* The problem: Give the entries again, exactly as they stand.

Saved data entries
▬▬▬▬▬▬▬▬▬▬

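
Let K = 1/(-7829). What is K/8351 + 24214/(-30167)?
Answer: -1583110841673/1972317826493 ≈ -0.80266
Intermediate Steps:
K = -1/7829 ≈ -0.00012773
K/8351 + 24214/(-30167) = -1/7829/8351 + 24214/(-30167) = -1/7829*1/8351 + 24214*(-1/30167) = -1/65379979 - 24214/30167 = -1583110841673/1972317826493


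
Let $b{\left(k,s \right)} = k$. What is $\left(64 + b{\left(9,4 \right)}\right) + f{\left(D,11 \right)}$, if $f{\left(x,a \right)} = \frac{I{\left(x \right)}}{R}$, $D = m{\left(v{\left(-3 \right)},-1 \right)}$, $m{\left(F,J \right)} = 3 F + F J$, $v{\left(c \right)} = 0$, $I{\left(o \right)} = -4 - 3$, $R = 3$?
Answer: $\frac{212}{3} \approx 70.667$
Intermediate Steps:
$I{\left(o \right)} = -7$
$D = 0$ ($D = 0 \left(3 - 1\right) = 0 \cdot 2 = 0$)
$f{\left(x,a \right)} = - \frac{7}{3}$
$\left(64 + b{\left(9,4 \right)}\right) + f{\left(D,11 \right)} = \left(64 + 9\right) - \frac{7}{3} = 73 - \frac{7}{3} = \frac{212}{3}$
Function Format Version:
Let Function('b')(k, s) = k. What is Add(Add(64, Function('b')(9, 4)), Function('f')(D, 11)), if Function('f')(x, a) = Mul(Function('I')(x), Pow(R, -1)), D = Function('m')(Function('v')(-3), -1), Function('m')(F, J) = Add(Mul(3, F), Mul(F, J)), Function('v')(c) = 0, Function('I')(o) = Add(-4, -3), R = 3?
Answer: Rational(212, 3) ≈ 70.667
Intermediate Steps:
Function('I')(o) = -7
D = 0 (D = Mul(0, Add(3, -1)) = Mul(0, 2) = 0)
Function('f')(x, a) = Rational(-7, 3) (Function('f')(x, a) = Mul(-7, Pow(3, -1)) = Mul(-7, Rational(1, 3)) = Rational(-7, 3))
Add(Add(64, Function('b')(9, 4)), Function('f')(D, 11)) = Add(Add(64, 9), Rational(-7, 3)) = Add(73, Rational(-7, 3)) = Rational(212, 3)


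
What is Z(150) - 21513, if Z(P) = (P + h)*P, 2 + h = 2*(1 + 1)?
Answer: 1287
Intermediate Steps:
h = 2 (h = -2 + 2*(1 + 1) = -2 + 2*2 = -2 + 4 = 2)
Z(P) = P*(2 + P) (Z(P) = (P + 2)*P = (2 + P)*P = P*(2 + P))
Z(150) - 21513 = 150*(2 + 150) - 21513 = 150*152 - 21513 = 22800 - 21513 = 1287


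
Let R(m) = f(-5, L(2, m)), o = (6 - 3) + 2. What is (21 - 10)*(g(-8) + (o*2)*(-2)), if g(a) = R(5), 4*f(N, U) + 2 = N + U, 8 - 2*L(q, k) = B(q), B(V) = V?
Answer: -231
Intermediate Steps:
o = 5 (o = 3 + 2 = 5)
L(q, k) = 4 - q/2
f(N, U) = -1/2 + N/4 + U/4 (f(N, U) = -1/2 + (N + U)/4 = -1/2 + (N/4 + U/4) = -1/2 + N/4 + U/4)
R(m) = -1 (R(m) = -1/2 + (1/4)*(-5) + (4 - 1/2*2)/4 = -1/2 - 5/4 + (4 - 1)/4 = -1/2 - 5/4 + (1/4)*3 = -1/2 - 5/4 + 3/4 = -1)
g(a) = -1
(21 - 10)*(g(-8) + (o*2)*(-2)) = (21 - 10)*(-1 + (5*2)*(-2)) = 11*(-1 + 10*(-2)) = 11*(-1 - 20) = 11*(-21) = -231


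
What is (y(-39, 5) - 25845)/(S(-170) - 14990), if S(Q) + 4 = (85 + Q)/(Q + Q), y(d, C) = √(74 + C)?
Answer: 20676/11995 - 4*√79/59975 ≈ 1.7231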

▬▬▬▬▬▬▬▬▬▬

* Expected answer:
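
Let K = 1/(-7829). What is K/8351 + 24214/(-30167)?
Answer: -1583110841673/1972317826493 ≈ -0.80266
Intermediate Steps:
K = -1/7829 ≈ -0.00012773
K/8351 + 24214/(-30167) = -1/7829/8351 + 24214/(-30167) = -1/7829*1/8351 + 24214*(-1/30167) = -1/65379979 - 24214/30167 = -1583110841673/1972317826493


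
Let $b{\left(k,s \right)} = k$. What is $\left(64 + b{\left(9,4 \right)}\right) + f{\left(D,11 \right)}$, if $f{\left(x,a \right)} = \frac{I{\left(x \right)}}{R}$, $D = m{\left(v{\left(-3 \right)},-1 \right)}$, $m{\left(F,J \right)} = 3 F + F J$, $v{\left(c \right)} = 0$, $I{\left(o \right)} = -4 - 3$, $R = 3$?
Answer: $\frac{212}{3} \approx 70.667$
Intermediate Steps:
$I{\left(o \right)} = -7$
$D = 0$ ($D = 0 \left(3 - 1\right) = 0 \cdot 2 = 0$)
$f{\left(x,a \right)} = - \frac{7}{3}$
$\left(64 + b{\left(9,4 \right)}\right) + f{\left(D,11 \right)} = \left(64 + 9\right) - \frac{7}{3} = 73 - \frac{7}{3} = \frac{212}{3}$
Function Format Version:
Let Function('b')(k, s) = k. What is Add(Add(64, Function('b')(9, 4)), Function('f')(D, 11)), if Function('f')(x, a) = Mul(Function('I')(x), Pow(R, -1)), D = Function('m')(Function('v')(-3), -1), Function('m')(F, J) = Add(Mul(3, F), Mul(F, J)), Function('v')(c) = 0, Function('I')(o) = Add(-4, -3), R = 3?
Answer: Rational(212, 3) ≈ 70.667
Intermediate Steps:
Function('I')(o) = -7
D = 0 (D = Mul(0, Add(3, -1)) = Mul(0, 2) = 0)
Function('f')(x, a) = Rational(-7, 3) (Function('f')(x, a) = Mul(-7, Pow(3, -1)) = Mul(-7, Rational(1, 3)) = Rational(-7, 3))
Add(Add(64, Function('b')(9, 4)), Function('f')(D, 11)) = Add(Add(64, 9), Rational(-7, 3)) = Add(73, Rational(-7, 3)) = Rational(212, 3)


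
What is Z(150) - 21513, if Z(P) = (P + h)*P, 2 + h = 2*(1 + 1)?
Answer: 1287
Intermediate Steps:
h = 2 (h = -2 + 2*(1 + 1) = -2 + 2*2 = -2 + 4 = 2)
Z(P) = P*(2 + P) (Z(P) = (P + 2)*P = (2 + P)*P = P*(2 + P))
Z(150) - 21513 = 150*(2 + 150) - 21513 = 150*152 - 21513 = 22800 - 21513 = 1287


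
Let R(m) = f(-5, L(2, m)), o = (6 - 3) + 2. What is (21 - 10)*(g(-8) + (o*2)*(-2)), if g(a) = R(5), 4*f(N, U) + 2 = N + U, 8 - 2*L(q, k) = B(q), B(V) = V?
Answer: -231
Intermediate Steps:
o = 5 (o = 3 + 2 = 5)
L(q, k) = 4 - q/2
f(N, U) = -1/2 + N/4 + U/4 (f(N, U) = -1/2 + (N + U)/4 = -1/2 + (N/4 + U/4) = -1/2 + N/4 + U/4)
R(m) = -1 (R(m) = -1/2 + (1/4)*(-5) + (4 - 1/2*2)/4 = -1/2 - 5/4 + (4 - 1)/4 = -1/2 - 5/4 + (1/4)*3 = -1/2 - 5/4 + 3/4 = -1)
g(a) = -1
(21 - 10)*(g(-8) + (o*2)*(-2)) = (21 - 10)*(-1 + (5*2)*(-2)) = 11*(-1 + 10*(-2)) = 11*(-1 - 20) = 11*(-21) = -231


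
What is (y(-39, 5) - 25845)/(S(-170) - 14990), if S(Q) + 4 = (85 + Q)/(Q + Q), y(d, C) = √(74 + C)?
Answer: 20676/11995 - 4*√79/59975 ≈ 1.7231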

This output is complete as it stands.